Directions for this task>
Write the entries below out again in full. Match every character.

Data for the task>

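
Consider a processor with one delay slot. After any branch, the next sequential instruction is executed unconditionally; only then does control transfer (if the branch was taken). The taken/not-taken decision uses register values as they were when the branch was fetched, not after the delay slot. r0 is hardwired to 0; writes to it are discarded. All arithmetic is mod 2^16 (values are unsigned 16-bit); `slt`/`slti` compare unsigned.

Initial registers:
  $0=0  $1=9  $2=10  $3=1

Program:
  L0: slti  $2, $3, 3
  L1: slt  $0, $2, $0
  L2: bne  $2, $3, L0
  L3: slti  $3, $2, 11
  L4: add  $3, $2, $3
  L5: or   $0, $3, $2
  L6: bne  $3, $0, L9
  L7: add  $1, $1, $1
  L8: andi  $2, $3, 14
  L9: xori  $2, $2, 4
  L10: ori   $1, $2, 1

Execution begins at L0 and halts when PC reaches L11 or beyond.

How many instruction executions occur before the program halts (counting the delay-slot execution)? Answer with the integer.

10

  step pc=0: slti  $2, $3, 3  regs=(0,9,1,1)
  step pc=1: slt  $0, $2, $0  regs=(0,9,1,1)
  step pc=2: bne  $2, $3, L0  cond=F  regs=(0,9,1,1)
  step pc=3: slti  $3, $2, 11  regs=(0,9,1,1)
  step pc=4: add  $3, $2, $3  regs=(0,9,1,2)
  step pc=5: or   $0, $3, $2  regs=(0,9,1,2)
  step pc=6: bne  $3, $0, L9  cond=T  regs=(0,9,1,2)
  step pc=7: add  $1, $1, $1  regs=(0,18,1,2)
  step pc=9: xori  $2, $2, 4  regs=(0,18,5,2)
  step pc=10: ori   $1, $2, 1  regs=(0,5,5,2)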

Finished exercise>
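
Consider a processor with one delay slot. After any branch, the next sequential instruction is executed unconditionally; only then does control transfer (if the branch was taken). The taken/not-taken decision uses register values as they were when the branch was fetched, not after the delay slot. r0 is hardwired to 0; writes to it are discarded. All arithmetic is mod 2^16 (values are unsigned 16-bit); `slt`/`slti` compare unsigned.

Initial registers:
  $0=0  $1=9  $2=10  $3=1

Program:
  L0: slti  $2, $3, 3
  L1: slt  $0, $2, $0
  L2: bne  $2, $3, L0
  L3: slti  $3, $2, 11
  L4: add  $3, $2, $3
  L5: or   $0, $3, $2
  L6: bne  $3, $0, L9
  L7: add  $1, $1, $1
  L8: andi  $2, $3, 14
  L9: xori  $2, $2, 4
  L10: ori   $1, $2, 1

Execution begins at L0 and halts when PC reaches L11 or beyond.

How many instruction executions occur before the program halts (counting the delay-slot execution)? Answer with the integer.

10

  step pc=0: slti  $2, $3, 3  regs=(0,9,1,1)
  step pc=1: slt  $0, $2, $0  regs=(0,9,1,1)
  step pc=2: bne  $2, $3, L0  cond=F  regs=(0,9,1,1)
  step pc=3: slti  $3, $2, 11  regs=(0,9,1,1)
  step pc=4: add  $3, $2, $3  regs=(0,9,1,2)
  step pc=5: or   $0, $3, $2  regs=(0,9,1,2)
  step pc=6: bne  $3, $0, L9  cond=T  regs=(0,9,1,2)
  step pc=7: add  $1, $1, $1  regs=(0,18,1,2)
  step pc=9: xori  $2, $2, 4  regs=(0,18,5,2)
  step pc=10: ori   $1, $2, 1  regs=(0,5,5,2)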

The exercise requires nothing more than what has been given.